Task objective: Reproduce the records below exactly as they are written.

* * * *

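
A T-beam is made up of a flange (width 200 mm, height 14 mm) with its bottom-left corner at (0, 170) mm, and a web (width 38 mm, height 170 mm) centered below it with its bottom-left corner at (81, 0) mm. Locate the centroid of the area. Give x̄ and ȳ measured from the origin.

x̄ = 100.00 mm, ȳ = 112.82 mm

Part | A | x̄ᵢ | ȳᵢ | A·x̄ᵢ | A·ȳᵢ
web | 6460.00 | 100.00 | 85.00 | 646000.00 | 549100.00
flange | 2800.00 | 100.00 | 177.00 | 280000.00 | 495600.00
Σ | 9260.00 |  |  | 926000.00 | 1044700.00
x̄ = 926000.00 / 9260.00 = 100.00 mm
ȳ = 1044700.00 / 9260.00 = 112.82 mm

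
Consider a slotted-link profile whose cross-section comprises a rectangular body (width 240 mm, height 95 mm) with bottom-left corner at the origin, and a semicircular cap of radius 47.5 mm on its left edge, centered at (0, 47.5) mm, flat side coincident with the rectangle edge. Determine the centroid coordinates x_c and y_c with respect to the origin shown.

x_c = 101.14 mm, y_c = 47.50 mm

Part | A | x̄ᵢ | ȳᵢ | A·x̄ᵢ | A·ȳᵢ
rectangular body | 22800.00 | 120.00 | 47.50 | 2736000.00 | 1083000.00
semicircular end | 3544.11 | -20.16 | 47.50 | -71447.92 | 168345.19
Σ | 26344.11 |  |  | 2664552.08 | 1251345.19
x_c = 2664552.08 / 26344.11 = 101.14 mm
y_c = 1251345.19 / 26344.11 = 47.50 mm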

* * * *

Answer:
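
A T-beam is made up of a flange (width 200 mm, height 14 mm) with its bottom-left corner at (0, 170) mm, and a web (width 38 mm, height 170 mm) centered below it with its bottom-left corner at (81, 0) mm. Locate the centroid of the area. Give x̄ and ȳ measured from the origin.

x̄ = 100.00 mm, ȳ = 112.82 mm

Part | A | x̄ᵢ | ȳᵢ | A·x̄ᵢ | A·ȳᵢ
web | 6460.00 | 100.00 | 85.00 | 646000.00 | 549100.00
flange | 2800.00 | 100.00 | 177.00 | 280000.00 | 495600.00
Σ | 9260.00 |  |  | 926000.00 | 1044700.00
x̄ = 926000.00 / 9260.00 = 100.00 mm
ȳ = 1044700.00 / 9260.00 = 112.82 mm

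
Consider a slotted-link profile whose cross-section comprises a rectangular body (width 240 mm, height 95 mm) with bottom-left corner at the origin, and a semicircular cap of radius 47.5 mm on its left edge, centered at (0, 47.5) mm, flat side coincident with the rectangle edge. Determine the centroid coordinates x_c and y_c with respect to the origin shown.

x_c = 101.14 mm, y_c = 47.50 mm

Part | A | x̄ᵢ | ȳᵢ | A·x̄ᵢ | A·ȳᵢ
rectangular body | 22800.00 | 120.00 | 47.50 | 2736000.00 | 1083000.00
semicircular end | 3544.11 | -20.16 | 47.50 | -71447.92 | 168345.19
Σ | 26344.11 |  |  | 2664552.08 | 1251345.19
x_c = 2664552.08 / 26344.11 = 101.14 mm
y_c = 1251345.19 / 26344.11 = 47.50 mm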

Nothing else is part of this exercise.